## Work task
From the listing below, return each line that includes "returned".

## Records to process
╭──

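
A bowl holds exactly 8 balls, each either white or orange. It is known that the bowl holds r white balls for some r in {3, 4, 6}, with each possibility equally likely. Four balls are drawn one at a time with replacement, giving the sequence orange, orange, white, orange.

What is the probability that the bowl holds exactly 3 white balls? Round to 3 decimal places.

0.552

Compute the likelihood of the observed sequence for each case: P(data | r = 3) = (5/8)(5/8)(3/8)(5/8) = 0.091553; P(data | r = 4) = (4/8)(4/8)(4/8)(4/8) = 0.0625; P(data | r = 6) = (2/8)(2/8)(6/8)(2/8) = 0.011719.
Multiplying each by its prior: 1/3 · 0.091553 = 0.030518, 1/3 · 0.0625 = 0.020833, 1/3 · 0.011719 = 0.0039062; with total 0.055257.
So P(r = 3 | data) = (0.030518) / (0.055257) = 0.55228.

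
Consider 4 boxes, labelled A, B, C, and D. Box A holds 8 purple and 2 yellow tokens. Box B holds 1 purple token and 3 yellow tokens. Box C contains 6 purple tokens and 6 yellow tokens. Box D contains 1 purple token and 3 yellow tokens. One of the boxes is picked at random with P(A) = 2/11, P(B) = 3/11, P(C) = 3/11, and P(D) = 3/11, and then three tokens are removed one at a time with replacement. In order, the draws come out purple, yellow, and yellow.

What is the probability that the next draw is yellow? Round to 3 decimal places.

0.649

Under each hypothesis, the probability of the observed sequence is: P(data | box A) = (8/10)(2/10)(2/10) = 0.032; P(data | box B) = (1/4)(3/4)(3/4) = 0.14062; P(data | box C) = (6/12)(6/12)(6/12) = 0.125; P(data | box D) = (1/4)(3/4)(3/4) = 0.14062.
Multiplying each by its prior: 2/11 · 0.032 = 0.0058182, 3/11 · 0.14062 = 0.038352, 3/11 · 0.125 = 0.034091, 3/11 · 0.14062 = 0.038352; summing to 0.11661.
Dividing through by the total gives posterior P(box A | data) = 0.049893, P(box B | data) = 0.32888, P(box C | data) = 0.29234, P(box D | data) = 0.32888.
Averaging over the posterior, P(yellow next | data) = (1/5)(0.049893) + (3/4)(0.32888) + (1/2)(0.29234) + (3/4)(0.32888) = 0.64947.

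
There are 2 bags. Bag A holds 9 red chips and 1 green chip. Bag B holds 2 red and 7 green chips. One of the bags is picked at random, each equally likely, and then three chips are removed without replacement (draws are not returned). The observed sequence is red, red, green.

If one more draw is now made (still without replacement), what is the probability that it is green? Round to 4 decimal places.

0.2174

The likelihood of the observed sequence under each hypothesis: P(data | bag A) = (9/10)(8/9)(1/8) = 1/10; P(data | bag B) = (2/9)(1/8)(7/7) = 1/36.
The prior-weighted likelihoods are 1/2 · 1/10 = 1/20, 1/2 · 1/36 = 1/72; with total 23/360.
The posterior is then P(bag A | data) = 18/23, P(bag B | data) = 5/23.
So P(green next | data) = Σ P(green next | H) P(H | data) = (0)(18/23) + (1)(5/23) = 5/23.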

╰──
╭──

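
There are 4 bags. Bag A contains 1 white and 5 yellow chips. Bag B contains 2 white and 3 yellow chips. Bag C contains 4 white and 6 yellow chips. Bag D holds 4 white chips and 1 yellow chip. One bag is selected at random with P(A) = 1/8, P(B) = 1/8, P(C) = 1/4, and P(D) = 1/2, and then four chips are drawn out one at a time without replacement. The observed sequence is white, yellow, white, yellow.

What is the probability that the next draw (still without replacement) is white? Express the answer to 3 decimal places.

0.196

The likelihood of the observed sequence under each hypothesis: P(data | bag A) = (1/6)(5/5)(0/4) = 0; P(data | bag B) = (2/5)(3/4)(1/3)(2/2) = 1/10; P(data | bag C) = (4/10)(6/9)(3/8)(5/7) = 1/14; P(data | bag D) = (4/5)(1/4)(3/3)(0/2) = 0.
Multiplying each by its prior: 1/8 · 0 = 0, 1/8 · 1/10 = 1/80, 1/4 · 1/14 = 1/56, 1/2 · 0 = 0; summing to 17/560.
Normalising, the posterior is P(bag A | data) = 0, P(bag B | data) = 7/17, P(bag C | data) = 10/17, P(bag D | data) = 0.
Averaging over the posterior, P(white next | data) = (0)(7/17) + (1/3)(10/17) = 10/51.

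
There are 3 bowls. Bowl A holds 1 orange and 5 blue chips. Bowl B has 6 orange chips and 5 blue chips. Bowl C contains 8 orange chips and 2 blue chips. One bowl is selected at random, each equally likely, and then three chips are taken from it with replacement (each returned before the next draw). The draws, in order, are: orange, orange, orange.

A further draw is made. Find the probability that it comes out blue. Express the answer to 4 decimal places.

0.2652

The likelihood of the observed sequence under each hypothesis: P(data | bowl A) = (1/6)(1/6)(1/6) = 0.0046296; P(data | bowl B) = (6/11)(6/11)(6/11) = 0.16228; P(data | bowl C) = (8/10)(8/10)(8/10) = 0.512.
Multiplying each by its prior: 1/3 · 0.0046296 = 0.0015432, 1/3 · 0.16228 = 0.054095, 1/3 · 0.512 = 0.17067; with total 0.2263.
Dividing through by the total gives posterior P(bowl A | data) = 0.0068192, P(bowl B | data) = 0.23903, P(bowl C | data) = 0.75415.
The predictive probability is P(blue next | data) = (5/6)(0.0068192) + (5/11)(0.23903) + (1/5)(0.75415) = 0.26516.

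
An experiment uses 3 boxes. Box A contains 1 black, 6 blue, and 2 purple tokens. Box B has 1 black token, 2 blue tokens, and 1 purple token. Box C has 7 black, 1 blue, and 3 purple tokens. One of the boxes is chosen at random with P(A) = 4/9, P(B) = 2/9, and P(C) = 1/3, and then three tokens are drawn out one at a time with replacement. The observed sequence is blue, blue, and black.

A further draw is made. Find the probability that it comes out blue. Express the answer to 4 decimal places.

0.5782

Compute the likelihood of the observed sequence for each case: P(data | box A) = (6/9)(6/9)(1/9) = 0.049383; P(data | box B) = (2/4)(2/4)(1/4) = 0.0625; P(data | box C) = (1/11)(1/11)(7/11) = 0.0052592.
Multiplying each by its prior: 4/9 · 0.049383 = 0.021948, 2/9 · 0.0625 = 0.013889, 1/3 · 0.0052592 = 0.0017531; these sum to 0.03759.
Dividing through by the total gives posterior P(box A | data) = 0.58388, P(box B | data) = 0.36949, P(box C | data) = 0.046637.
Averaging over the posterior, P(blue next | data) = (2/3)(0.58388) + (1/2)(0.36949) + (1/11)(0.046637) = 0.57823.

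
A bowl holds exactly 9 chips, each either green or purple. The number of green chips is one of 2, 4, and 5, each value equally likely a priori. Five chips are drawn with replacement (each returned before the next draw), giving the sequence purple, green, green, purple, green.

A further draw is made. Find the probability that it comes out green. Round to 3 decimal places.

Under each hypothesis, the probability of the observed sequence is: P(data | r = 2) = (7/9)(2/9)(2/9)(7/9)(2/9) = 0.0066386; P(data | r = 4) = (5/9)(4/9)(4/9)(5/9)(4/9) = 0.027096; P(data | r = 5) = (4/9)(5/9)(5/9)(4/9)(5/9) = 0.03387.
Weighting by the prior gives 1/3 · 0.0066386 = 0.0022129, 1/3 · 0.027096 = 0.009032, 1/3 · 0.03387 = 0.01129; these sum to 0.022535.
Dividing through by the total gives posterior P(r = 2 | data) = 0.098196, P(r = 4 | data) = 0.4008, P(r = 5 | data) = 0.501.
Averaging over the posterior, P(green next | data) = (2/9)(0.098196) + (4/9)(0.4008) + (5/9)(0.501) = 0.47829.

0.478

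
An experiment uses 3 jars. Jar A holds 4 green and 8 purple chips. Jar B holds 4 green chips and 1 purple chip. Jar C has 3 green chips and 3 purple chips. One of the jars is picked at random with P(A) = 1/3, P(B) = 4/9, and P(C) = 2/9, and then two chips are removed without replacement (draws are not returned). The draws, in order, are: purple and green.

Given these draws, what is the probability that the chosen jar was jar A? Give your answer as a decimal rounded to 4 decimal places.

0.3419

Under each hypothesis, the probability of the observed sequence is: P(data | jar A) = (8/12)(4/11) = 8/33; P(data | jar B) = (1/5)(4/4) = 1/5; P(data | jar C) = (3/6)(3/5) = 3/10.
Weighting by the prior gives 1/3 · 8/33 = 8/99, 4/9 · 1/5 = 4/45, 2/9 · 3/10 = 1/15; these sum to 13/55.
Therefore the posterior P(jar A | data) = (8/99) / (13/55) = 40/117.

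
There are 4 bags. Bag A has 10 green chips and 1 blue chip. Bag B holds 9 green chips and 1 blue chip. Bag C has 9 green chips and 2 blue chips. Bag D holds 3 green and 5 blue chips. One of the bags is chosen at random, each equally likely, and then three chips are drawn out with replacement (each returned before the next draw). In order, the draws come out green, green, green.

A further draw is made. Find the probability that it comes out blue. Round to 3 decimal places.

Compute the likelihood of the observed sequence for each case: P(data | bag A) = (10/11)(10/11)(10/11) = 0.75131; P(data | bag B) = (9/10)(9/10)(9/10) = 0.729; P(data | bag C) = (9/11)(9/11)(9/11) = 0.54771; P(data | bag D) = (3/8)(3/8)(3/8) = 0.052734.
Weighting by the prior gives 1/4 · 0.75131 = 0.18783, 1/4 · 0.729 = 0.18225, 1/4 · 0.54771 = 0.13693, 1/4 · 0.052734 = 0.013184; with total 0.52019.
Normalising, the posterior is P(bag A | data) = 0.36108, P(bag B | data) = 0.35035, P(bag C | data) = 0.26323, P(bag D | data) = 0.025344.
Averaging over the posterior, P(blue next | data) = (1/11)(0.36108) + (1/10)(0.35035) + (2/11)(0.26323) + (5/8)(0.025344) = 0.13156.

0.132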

╰──

## Response to this exercise
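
There are 2 bags. Bag A holds 9 red chips and 1 green chip. Bag B holds 2 red and 7 green chips. One of the bags is picked at random, each equally likely, and then three chips are removed without replacement (draws are not returned). The observed sequence is red, red, green.
There are 3 bowls. Bowl A holds 1 orange and 5 blue chips. Bowl B has 6 orange chips and 5 blue chips. Bowl C contains 8 orange chips and 2 blue chips. One bowl is selected at random, each equally likely, and then three chips are taken from it with replacement (each returned before the next draw). The draws, in order, are: orange, orange, orange.
A bowl holds exactly 9 chips, each either green or purple. The number of green chips is one of 2, 4, and 5, each value equally likely a priori. Five chips are drawn with replacement (each returned before the next draw), giving the sequence purple, green, green, purple, green.
An experiment uses 3 jars. Jar A holds 4 green and 8 purple chips. Jar B holds 4 green chips and 1 purple chip. Jar C has 3 green chips and 3 purple chips. One of the jars is picked at random with P(A) = 1/3, P(B) = 4/9, and P(C) = 2/9, and then two chips are removed without replacement (draws are not returned). The draws, in order, are: purple and green.
There are 4 bags. Bag A has 10 green chips and 1 blue chip. Bag B holds 9 green chips and 1 blue chip. Bag C has 9 green chips and 2 blue chips. Bag D holds 3 green and 5 blue chips. One of the bags is chosen at random, each equally likely, and then three chips are drawn out with replacement (each returned before the next draw). In order, the draws come out green, green, green.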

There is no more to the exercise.